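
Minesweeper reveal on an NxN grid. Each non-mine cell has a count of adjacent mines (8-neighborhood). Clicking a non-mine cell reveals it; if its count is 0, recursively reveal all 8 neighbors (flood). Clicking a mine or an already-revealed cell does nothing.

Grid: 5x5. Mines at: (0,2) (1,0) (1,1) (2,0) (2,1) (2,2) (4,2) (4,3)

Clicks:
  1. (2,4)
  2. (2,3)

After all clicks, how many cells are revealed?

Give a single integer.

Click 1 (2,4) count=0: revealed 8 new [(0,3) (0,4) (1,3) (1,4) (2,3) (2,4) (3,3) (3,4)] -> total=8
Click 2 (2,3) count=1: revealed 0 new [(none)] -> total=8

Answer: 8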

◆ Work item
After locating the line with "Grid: 5x5. Mines" in the records above, please set down that line and all later ones exactly, and no other line.

◆ Task output
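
Grid: 5x5. Mines at: (0,2) (1,0) (1,1) (2,0) (2,1) (2,2) (4,2) (4,3)

Clicks:
  1. (2,4)
  2. (2,3)

After all clicks, how many cells are revealed?

Give a single integer.

Click 1 (2,4) count=0: revealed 8 new [(0,3) (0,4) (1,3) (1,4) (2,3) (2,4) (3,3) (3,4)] -> total=8
Click 2 (2,3) count=1: revealed 0 new [(none)] -> total=8

Answer: 8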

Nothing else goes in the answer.